* Task objective *
Each line holding the string "Fully" is to be copied from the data.

* Supplied data *
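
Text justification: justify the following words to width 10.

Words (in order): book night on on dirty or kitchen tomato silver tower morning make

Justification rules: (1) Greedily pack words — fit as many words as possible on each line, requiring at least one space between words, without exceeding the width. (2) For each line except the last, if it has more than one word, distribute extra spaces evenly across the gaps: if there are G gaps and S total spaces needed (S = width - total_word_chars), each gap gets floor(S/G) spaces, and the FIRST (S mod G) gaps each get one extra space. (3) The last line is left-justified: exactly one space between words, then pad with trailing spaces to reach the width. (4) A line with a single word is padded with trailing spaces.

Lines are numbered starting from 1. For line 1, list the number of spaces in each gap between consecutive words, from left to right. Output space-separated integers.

Line 1: ['book', 'night'] (min_width=10, slack=0)
Line 2: ['on', 'on'] (min_width=5, slack=5)
Line 3: ['dirty', 'or'] (min_width=8, slack=2)
Line 4: ['kitchen'] (min_width=7, slack=3)
Line 5: ['tomato'] (min_width=6, slack=4)
Line 6: ['silver'] (min_width=6, slack=4)
Line 7: ['tower'] (min_width=5, slack=5)
Line 8: ['morning'] (min_width=7, slack=3)
Line 9: ['make'] (min_width=4, slack=6)

Answer: 1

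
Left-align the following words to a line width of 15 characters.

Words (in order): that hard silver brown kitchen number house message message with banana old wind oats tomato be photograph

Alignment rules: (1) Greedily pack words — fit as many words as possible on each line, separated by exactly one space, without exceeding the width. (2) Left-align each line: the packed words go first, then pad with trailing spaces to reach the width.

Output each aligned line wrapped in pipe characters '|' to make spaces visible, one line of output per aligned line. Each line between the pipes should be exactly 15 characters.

Answer: |that hard      |
|silver brown   |
|kitchen number |
|house message  |
|message with   |
|banana old wind|
|oats tomato be |
|photograph     |

Derivation:
Line 1: ['that', 'hard'] (min_width=9, slack=6)
Line 2: ['silver', 'brown'] (min_width=12, slack=3)
Line 3: ['kitchen', 'number'] (min_width=14, slack=1)
Line 4: ['house', 'message'] (min_width=13, slack=2)
Line 5: ['message', 'with'] (min_width=12, slack=3)
Line 6: ['banana', 'old', 'wind'] (min_width=15, slack=0)
Line 7: ['oats', 'tomato', 'be'] (min_width=14, slack=1)
Line 8: ['photograph'] (min_width=10, slack=5)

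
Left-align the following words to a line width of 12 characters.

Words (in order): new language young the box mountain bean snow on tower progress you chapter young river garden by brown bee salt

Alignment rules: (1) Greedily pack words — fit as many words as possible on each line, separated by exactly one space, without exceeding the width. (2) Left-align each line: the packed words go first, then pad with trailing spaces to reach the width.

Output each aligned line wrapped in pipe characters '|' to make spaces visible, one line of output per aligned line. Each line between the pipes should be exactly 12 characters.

Line 1: ['new', 'language'] (min_width=12, slack=0)
Line 2: ['young', 'the'] (min_width=9, slack=3)
Line 3: ['box', 'mountain'] (min_width=12, slack=0)
Line 4: ['bean', 'snow', 'on'] (min_width=12, slack=0)
Line 5: ['tower'] (min_width=5, slack=7)
Line 6: ['progress', 'you'] (min_width=12, slack=0)
Line 7: ['chapter'] (min_width=7, slack=5)
Line 8: ['young', 'river'] (min_width=11, slack=1)
Line 9: ['garden', 'by'] (min_width=9, slack=3)
Line 10: ['brown', 'bee'] (min_width=9, slack=3)
Line 11: ['salt'] (min_width=4, slack=8)

Answer: |new language|
|young the   |
|box mountain|
|bean snow on|
|tower       |
|progress you|
|chapter     |
|young river |
|garden by   |
|brown bee   |
|salt        |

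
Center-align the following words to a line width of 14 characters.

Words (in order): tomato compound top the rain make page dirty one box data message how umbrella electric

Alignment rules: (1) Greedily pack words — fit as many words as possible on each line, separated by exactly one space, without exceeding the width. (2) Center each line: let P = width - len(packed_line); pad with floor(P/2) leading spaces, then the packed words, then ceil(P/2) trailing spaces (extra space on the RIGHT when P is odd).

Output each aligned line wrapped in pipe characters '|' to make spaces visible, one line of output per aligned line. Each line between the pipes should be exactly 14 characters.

Line 1: ['tomato'] (min_width=6, slack=8)
Line 2: ['compound', 'top'] (min_width=12, slack=2)
Line 3: ['the', 'rain', 'make'] (min_width=13, slack=1)
Line 4: ['page', 'dirty', 'one'] (min_width=14, slack=0)
Line 5: ['box', 'data'] (min_width=8, slack=6)
Line 6: ['message', 'how'] (min_width=11, slack=3)
Line 7: ['umbrella'] (min_width=8, slack=6)
Line 8: ['electric'] (min_width=8, slack=6)

Answer: |    tomato    |
| compound top |
|the rain make |
|page dirty one|
|   box data   |
| message how  |
|   umbrella   |
|   electric   |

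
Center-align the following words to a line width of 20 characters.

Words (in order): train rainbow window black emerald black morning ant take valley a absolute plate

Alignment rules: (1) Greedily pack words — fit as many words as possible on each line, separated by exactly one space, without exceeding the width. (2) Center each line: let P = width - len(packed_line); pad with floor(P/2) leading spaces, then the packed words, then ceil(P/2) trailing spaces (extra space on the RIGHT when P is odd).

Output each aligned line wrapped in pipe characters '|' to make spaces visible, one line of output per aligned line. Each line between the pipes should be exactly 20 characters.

Answer: |train rainbow window|
|black emerald black |
|  morning ant take  |
| valley a absolute  |
|       plate        |

Derivation:
Line 1: ['train', 'rainbow', 'window'] (min_width=20, slack=0)
Line 2: ['black', 'emerald', 'black'] (min_width=19, slack=1)
Line 3: ['morning', 'ant', 'take'] (min_width=16, slack=4)
Line 4: ['valley', 'a', 'absolute'] (min_width=17, slack=3)
Line 5: ['plate'] (min_width=5, slack=15)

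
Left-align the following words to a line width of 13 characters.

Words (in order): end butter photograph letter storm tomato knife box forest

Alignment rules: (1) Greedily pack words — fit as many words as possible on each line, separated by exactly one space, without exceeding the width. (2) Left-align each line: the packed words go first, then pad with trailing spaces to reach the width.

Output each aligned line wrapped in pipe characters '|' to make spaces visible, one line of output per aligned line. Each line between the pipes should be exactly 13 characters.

Line 1: ['end', 'butter'] (min_width=10, slack=3)
Line 2: ['photograph'] (min_width=10, slack=3)
Line 3: ['letter', 'storm'] (min_width=12, slack=1)
Line 4: ['tomato', 'knife'] (min_width=12, slack=1)
Line 5: ['box', 'forest'] (min_width=10, slack=3)

Answer: |end butter   |
|photograph   |
|letter storm |
|tomato knife |
|box forest   |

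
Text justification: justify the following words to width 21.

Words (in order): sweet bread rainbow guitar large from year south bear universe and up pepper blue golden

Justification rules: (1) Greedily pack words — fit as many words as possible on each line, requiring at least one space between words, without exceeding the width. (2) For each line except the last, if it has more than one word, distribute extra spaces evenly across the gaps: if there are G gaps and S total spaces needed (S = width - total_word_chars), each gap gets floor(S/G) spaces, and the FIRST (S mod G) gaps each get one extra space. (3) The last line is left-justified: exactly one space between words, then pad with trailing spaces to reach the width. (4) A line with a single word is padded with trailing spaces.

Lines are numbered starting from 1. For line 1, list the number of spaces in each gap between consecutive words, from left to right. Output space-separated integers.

Answer: 2 2

Derivation:
Line 1: ['sweet', 'bread', 'rainbow'] (min_width=19, slack=2)
Line 2: ['guitar', 'large', 'from'] (min_width=17, slack=4)
Line 3: ['year', 'south', 'bear'] (min_width=15, slack=6)
Line 4: ['universe', 'and', 'up'] (min_width=15, slack=6)
Line 5: ['pepper', 'blue', 'golden'] (min_width=18, slack=3)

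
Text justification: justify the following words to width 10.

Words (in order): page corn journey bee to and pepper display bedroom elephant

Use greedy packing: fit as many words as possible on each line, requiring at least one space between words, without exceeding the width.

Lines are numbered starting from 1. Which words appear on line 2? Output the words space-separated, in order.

Answer: journey

Derivation:
Line 1: ['page', 'corn'] (min_width=9, slack=1)
Line 2: ['journey'] (min_width=7, slack=3)
Line 3: ['bee', 'to', 'and'] (min_width=10, slack=0)
Line 4: ['pepper'] (min_width=6, slack=4)
Line 5: ['display'] (min_width=7, slack=3)
Line 6: ['bedroom'] (min_width=7, slack=3)
Line 7: ['elephant'] (min_width=8, slack=2)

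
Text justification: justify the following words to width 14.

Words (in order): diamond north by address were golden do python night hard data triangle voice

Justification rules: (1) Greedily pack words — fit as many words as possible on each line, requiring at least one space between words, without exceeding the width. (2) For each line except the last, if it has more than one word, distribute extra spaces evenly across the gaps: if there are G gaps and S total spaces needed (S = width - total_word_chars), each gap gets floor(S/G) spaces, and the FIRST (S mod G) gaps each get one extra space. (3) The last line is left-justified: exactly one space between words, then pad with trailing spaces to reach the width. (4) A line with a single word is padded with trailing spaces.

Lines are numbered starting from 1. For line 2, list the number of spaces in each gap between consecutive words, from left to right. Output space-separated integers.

Line 1: ['diamond', 'north'] (min_width=13, slack=1)
Line 2: ['by', 'address'] (min_width=10, slack=4)
Line 3: ['were', 'golden', 'do'] (min_width=14, slack=0)
Line 4: ['python', 'night'] (min_width=12, slack=2)
Line 5: ['hard', 'data'] (min_width=9, slack=5)
Line 6: ['triangle', 'voice'] (min_width=14, slack=0)

Answer: 5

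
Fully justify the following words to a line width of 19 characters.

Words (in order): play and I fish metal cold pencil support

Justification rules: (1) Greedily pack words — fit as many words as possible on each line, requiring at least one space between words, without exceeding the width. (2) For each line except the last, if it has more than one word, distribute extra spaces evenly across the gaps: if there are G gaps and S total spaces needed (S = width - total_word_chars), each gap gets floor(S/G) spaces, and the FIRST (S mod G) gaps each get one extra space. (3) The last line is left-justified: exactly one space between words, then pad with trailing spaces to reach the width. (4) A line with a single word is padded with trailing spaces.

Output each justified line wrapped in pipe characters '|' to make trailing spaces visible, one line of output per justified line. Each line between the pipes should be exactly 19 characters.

Line 1: ['play', 'and', 'I', 'fish'] (min_width=15, slack=4)
Line 2: ['metal', 'cold', 'pencil'] (min_width=17, slack=2)
Line 3: ['support'] (min_width=7, slack=12)

Answer: |play   and  I  fish|
|metal  cold  pencil|
|support            |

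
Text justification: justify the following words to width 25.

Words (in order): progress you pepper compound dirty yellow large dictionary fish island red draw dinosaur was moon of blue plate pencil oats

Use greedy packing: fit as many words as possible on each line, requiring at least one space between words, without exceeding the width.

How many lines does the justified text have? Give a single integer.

Line 1: ['progress', 'you', 'pepper'] (min_width=19, slack=6)
Line 2: ['compound', 'dirty', 'yellow'] (min_width=21, slack=4)
Line 3: ['large', 'dictionary', 'fish'] (min_width=21, slack=4)
Line 4: ['island', 'red', 'draw', 'dinosaur'] (min_width=24, slack=1)
Line 5: ['was', 'moon', 'of', 'blue', 'plate'] (min_width=22, slack=3)
Line 6: ['pencil', 'oats'] (min_width=11, slack=14)
Total lines: 6

Answer: 6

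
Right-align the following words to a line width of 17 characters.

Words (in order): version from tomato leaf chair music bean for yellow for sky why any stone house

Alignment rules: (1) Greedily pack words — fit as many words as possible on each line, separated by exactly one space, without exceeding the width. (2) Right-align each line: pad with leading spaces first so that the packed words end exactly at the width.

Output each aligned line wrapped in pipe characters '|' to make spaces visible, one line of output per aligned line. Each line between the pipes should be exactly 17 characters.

Answer: |     version from|
|tomato leaf chair|
|   music bean for|
|   yellow for sky|
|    why any stone|
|            house|

Derivation:
Line 1: ['version', 'from'] (min_width=12, slack=5)
Line 2: ['tomato', 'leaf', 'chair'] (min_width=17, slack=0)
Line 3: ['music', 'bean', 'for'] (min_width=14, slack=3)
Line 4: ['yellow', 'for', 'sky'] (min_width=14, slack=3)
Line 5: ['why', 'any', 'stone'] (min_width=13, slack=4)
Line 6: ['house'] (min_width=5, slack=12)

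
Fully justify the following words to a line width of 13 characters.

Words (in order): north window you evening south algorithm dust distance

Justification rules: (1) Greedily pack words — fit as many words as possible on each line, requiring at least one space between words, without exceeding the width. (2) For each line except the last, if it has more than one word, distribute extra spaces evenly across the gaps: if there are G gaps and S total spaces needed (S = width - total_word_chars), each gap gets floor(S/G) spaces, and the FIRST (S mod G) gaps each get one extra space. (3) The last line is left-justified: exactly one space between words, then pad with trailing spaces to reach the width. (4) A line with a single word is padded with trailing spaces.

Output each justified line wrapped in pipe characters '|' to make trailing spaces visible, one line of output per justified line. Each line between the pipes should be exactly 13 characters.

Line 1: ['north', 'window'] (min_width=12, slack=1)
Line 2: ['you', 'evening'] (min_width=11, slack=2)
Line 3: ['south'] (min_width=5, slack=8)
Line 4: ['algorithm'] (min_width=9, slack=4)
Line 5: ['dust', 'distance'] (min_width=13, slack=0)

Answer: |north  window|
|you   evening|
|south        |
|algorithm    |
|dust distance|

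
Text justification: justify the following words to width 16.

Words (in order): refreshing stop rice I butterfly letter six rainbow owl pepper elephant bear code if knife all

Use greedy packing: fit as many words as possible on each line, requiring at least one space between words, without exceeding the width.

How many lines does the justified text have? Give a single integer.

Line 1: ['refreshing', 'stop'] (min_width=15, slack=1)
Line 2: ['rice', 'I', 'butterfly'] (min_width=16, slack=0)
Line 3: ['letter', 'six'] (min_width=10, slack=6)
Line 4: ['rainbow', 'owl'] (min_width=11, slack=5)
Line 5: ['pepper', 'elephant'] (min_width=15, slack=1)
Line 6: ['bear', 'code', 'if'] (min_width=12, slack=4)
Line 7: ['knife', 'all'] (min_width=9, slack=7)
Total lines: 7

Answer: 7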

* Worked solution *
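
Fully justify the following words to a line width of 19 characters.
Fully justify the following words to a line width of 13 characters.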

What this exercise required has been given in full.